** Opening Data records block **

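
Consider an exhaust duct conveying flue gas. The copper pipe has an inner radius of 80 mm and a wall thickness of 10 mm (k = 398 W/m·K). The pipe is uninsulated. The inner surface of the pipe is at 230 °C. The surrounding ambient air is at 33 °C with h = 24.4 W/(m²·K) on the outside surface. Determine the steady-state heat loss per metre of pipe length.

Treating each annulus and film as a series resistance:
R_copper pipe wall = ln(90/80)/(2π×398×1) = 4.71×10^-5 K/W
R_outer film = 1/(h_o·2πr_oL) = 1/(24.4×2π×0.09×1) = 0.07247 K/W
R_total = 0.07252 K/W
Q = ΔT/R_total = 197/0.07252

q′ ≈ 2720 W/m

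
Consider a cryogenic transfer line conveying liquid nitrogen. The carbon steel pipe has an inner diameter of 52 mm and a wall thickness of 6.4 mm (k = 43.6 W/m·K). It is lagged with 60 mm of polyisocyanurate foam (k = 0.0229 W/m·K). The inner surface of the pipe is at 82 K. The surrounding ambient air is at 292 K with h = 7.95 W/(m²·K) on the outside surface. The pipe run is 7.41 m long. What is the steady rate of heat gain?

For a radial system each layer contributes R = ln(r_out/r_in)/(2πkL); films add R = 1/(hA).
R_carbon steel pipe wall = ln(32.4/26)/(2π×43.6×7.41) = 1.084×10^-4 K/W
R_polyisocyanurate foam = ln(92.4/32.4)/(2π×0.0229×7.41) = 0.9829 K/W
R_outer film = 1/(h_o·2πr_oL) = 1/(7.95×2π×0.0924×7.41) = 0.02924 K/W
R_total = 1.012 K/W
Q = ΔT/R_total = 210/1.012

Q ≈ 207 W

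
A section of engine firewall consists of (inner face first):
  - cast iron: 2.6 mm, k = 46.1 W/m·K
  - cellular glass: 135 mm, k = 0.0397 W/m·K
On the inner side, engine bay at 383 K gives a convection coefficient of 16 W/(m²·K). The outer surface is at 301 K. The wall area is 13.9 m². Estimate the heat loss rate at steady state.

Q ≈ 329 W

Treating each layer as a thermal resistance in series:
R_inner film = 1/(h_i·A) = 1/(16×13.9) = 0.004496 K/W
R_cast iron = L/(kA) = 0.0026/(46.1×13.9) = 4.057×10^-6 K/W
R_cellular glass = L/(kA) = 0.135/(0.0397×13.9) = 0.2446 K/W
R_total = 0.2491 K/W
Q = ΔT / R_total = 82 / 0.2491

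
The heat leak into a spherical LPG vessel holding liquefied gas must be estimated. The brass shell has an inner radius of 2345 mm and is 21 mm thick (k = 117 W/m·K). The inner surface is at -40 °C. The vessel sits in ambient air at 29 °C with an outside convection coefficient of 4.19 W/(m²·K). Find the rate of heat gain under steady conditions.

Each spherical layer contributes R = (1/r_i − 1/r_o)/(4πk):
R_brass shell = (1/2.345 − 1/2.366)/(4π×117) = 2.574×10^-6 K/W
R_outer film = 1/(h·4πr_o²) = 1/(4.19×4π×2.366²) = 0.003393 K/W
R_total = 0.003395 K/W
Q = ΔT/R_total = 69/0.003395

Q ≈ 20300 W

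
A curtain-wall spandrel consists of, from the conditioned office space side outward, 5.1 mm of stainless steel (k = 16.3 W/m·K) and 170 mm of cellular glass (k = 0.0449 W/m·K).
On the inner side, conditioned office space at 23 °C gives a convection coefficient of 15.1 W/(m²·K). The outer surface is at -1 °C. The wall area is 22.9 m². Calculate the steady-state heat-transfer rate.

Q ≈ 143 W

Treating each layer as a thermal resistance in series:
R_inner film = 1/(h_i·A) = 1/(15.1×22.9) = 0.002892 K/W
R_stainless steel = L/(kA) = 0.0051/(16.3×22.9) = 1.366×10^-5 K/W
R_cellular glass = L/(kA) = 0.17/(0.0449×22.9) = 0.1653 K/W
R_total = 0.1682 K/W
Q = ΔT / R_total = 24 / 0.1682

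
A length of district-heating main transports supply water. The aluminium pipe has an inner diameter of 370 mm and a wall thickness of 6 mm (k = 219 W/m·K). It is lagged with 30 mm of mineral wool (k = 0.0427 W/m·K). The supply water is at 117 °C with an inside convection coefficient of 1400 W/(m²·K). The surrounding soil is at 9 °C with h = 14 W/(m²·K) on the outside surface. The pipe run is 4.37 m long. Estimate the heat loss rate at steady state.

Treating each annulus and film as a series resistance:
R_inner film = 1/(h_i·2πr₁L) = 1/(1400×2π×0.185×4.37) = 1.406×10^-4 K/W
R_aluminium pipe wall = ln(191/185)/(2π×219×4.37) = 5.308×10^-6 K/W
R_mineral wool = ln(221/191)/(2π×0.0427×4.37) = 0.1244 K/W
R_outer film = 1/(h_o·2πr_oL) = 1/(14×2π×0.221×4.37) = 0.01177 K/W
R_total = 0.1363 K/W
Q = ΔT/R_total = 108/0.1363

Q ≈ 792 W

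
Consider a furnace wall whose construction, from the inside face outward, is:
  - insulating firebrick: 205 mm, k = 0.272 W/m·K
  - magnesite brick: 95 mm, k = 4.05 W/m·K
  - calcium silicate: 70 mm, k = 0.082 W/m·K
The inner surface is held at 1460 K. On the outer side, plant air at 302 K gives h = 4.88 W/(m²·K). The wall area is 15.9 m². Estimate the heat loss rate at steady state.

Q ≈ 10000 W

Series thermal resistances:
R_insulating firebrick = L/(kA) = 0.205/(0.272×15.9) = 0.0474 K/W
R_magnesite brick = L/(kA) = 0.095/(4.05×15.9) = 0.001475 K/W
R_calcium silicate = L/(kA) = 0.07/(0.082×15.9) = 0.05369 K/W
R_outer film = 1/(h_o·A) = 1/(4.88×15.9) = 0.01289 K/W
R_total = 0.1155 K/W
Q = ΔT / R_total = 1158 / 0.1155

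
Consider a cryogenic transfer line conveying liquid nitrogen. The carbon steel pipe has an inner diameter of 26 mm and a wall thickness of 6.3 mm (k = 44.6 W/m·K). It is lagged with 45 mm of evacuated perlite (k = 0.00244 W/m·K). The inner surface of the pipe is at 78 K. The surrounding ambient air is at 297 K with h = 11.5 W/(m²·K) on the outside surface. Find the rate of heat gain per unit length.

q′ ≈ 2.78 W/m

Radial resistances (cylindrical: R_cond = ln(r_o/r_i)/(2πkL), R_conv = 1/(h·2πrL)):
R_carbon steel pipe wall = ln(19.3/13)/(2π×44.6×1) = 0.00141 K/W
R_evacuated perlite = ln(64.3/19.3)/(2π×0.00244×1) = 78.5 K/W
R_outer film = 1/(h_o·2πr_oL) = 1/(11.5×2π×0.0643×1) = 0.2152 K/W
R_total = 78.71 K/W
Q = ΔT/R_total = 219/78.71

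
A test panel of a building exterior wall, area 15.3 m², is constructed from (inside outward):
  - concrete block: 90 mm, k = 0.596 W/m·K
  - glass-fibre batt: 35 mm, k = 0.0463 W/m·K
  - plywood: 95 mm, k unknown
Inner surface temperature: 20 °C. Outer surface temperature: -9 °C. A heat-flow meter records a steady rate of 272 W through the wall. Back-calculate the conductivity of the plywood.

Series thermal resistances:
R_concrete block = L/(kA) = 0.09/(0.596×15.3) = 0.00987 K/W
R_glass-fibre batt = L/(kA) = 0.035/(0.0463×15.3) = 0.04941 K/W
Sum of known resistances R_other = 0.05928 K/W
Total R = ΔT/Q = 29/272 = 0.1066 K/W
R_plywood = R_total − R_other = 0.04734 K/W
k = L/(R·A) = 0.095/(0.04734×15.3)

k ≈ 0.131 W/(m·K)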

** Closing Data records block **
** Opening Data records block **

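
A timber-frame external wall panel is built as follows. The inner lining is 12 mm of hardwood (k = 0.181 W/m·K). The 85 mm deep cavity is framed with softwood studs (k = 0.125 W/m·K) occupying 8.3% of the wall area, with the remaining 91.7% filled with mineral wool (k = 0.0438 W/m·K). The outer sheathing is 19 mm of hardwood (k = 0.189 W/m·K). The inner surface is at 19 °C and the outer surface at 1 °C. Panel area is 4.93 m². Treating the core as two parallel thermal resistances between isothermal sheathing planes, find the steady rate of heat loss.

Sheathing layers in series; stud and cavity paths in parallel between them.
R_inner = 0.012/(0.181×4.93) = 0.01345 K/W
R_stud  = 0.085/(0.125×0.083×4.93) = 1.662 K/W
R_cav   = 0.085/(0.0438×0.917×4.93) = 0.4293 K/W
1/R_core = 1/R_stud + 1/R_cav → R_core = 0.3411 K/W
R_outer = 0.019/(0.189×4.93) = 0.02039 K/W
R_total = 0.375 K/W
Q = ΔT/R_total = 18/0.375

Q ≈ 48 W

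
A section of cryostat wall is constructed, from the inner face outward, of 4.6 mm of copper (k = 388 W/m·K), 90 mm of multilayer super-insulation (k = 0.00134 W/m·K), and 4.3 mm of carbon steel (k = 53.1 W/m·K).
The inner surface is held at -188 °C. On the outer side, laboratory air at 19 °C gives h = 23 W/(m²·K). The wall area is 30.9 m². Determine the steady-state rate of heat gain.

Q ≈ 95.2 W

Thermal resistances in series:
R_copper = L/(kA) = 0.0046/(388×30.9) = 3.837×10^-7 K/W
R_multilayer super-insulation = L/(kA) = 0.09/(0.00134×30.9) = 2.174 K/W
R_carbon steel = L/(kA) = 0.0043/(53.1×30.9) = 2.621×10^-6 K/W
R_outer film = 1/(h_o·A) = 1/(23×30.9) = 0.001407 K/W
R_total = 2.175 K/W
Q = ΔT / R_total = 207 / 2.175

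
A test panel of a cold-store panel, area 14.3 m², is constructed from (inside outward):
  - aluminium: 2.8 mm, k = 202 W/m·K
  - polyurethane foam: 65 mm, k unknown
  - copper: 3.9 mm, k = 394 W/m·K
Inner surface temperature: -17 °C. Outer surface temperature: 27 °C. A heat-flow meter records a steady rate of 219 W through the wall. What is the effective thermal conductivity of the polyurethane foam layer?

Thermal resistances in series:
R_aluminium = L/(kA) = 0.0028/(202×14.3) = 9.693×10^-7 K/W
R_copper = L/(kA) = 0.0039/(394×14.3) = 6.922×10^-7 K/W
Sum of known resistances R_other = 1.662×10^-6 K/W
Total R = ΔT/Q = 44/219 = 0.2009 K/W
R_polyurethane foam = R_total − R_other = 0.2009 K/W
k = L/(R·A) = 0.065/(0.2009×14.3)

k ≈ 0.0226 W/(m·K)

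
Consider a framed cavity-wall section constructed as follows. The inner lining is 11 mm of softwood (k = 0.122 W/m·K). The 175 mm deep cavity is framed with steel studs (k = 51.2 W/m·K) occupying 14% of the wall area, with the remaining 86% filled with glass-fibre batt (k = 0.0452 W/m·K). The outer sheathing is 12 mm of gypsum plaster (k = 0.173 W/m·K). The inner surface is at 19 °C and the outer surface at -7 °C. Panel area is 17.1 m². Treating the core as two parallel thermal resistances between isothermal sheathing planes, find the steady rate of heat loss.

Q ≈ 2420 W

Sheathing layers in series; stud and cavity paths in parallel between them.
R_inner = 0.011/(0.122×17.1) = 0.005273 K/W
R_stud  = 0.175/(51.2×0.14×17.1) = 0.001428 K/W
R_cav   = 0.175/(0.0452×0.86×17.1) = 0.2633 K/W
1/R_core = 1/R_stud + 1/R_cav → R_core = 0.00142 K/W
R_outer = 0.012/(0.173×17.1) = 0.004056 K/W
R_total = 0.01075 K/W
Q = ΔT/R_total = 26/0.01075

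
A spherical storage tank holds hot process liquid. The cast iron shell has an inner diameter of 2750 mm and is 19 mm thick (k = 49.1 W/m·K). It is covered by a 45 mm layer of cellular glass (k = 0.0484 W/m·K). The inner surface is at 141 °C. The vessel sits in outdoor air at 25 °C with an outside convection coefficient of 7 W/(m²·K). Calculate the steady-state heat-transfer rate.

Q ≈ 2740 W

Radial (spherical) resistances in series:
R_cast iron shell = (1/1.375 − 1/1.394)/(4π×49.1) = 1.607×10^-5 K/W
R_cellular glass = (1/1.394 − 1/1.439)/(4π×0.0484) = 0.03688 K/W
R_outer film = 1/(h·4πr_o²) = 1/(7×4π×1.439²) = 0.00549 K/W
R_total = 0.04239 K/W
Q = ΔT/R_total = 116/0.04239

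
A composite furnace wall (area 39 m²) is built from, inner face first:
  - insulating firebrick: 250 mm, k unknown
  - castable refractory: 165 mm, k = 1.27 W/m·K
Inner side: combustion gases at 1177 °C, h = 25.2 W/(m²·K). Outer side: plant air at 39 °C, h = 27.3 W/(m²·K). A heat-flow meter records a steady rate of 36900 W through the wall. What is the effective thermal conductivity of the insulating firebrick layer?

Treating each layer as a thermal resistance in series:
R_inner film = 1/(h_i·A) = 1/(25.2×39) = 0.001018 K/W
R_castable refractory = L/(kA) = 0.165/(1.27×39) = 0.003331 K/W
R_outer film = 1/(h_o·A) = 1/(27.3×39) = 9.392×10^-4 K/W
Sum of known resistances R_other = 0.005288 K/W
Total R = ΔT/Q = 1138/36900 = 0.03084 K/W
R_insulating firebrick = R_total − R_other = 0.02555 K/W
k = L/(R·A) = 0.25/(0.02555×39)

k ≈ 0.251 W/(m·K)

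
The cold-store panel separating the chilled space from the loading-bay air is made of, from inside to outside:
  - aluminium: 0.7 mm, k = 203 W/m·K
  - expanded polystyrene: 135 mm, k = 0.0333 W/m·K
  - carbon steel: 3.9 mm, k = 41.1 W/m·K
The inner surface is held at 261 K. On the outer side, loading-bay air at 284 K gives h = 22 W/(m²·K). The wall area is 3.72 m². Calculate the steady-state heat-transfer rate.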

** Closing Data records block **
** Opening Data records block **

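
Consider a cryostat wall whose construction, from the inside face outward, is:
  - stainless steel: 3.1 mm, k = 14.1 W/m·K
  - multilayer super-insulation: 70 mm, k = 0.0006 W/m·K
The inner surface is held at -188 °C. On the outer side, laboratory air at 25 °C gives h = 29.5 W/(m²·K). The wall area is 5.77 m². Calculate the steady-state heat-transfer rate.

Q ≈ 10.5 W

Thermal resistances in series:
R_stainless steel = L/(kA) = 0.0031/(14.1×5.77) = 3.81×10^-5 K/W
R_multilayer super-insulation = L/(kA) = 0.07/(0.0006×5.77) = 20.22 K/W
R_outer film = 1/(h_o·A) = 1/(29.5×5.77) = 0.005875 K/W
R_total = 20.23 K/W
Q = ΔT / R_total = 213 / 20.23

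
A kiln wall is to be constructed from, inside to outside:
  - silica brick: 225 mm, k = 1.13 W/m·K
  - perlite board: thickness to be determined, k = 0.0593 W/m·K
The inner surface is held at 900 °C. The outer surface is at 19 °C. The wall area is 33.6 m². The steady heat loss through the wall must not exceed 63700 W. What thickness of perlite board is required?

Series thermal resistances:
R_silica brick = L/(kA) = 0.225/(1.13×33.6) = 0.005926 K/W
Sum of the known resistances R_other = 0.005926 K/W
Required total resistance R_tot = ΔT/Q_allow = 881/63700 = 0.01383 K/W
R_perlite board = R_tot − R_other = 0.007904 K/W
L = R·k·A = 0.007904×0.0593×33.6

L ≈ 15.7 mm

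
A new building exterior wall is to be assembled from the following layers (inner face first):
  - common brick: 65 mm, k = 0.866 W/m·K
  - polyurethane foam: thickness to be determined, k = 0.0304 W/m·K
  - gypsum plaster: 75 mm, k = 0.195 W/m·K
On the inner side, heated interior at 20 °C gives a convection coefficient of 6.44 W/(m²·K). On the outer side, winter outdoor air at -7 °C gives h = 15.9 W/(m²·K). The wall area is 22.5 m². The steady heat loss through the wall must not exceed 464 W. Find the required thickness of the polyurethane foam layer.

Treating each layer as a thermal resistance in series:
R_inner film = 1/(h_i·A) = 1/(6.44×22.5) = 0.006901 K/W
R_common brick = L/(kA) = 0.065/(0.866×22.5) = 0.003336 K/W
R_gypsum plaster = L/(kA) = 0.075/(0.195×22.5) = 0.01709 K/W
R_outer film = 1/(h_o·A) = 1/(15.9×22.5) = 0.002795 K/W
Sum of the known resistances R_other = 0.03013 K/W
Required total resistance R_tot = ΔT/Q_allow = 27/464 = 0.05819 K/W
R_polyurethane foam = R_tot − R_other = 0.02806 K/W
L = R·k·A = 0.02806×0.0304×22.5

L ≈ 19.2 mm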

** Closing Data records block **

Everything above from the line containing "of heat gain?" through the line containing "- cellular glass: 135 mm, k = 0.0397 W/m·K" must be copied exactly. Nothing outside that range belongs in the answer.

• Exercise output
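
Consider a cryogenic transfer line conveying liquid nitrogen. The carbon steel pipe has an inner diameter of 52 mm and a wall thickness of 6.4 mm (k = 43.6 W/m·K). It is lagged with 60 mm of polyisocyanurate foam (k = 0.0229 W/m·K). The inner surface of the pipe is at 82 K. The surrounding ambient air is at 292 K with h = 7.95 W/(m²·K) on the outside surface. The pipe run is 7.41 m long. What is the steady rate of heat gain?

For a radial system each layer contributes R = ln(r_out/r_in)/(2πkL); films add R = 1/(hA).
R_carbon steel pipe wall = ln(32.4/26)/(2π×43.6×7.41) = 1.084×10^-4 K/W
R_polyisocyanurate foam = ln(92.4/32.4)/(2π×0.0229×7.41) = 0.9829 K/W
R_outer film = 1/(h_o·2πr_oL) = 1/(7.95×2π×0.0924×7.41) = 0.02924 K/W
R_total = 1.012 K/W
Q = ΔT/R_total = 210/1.012

Q ≈ 207 W

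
A section of engine firewall consists of (inner face first):
  - cast iron: 2.6 mm, k = 46.1 W/m·K
  - cellular glass: 135 mm, k = 0.0397 W/m·K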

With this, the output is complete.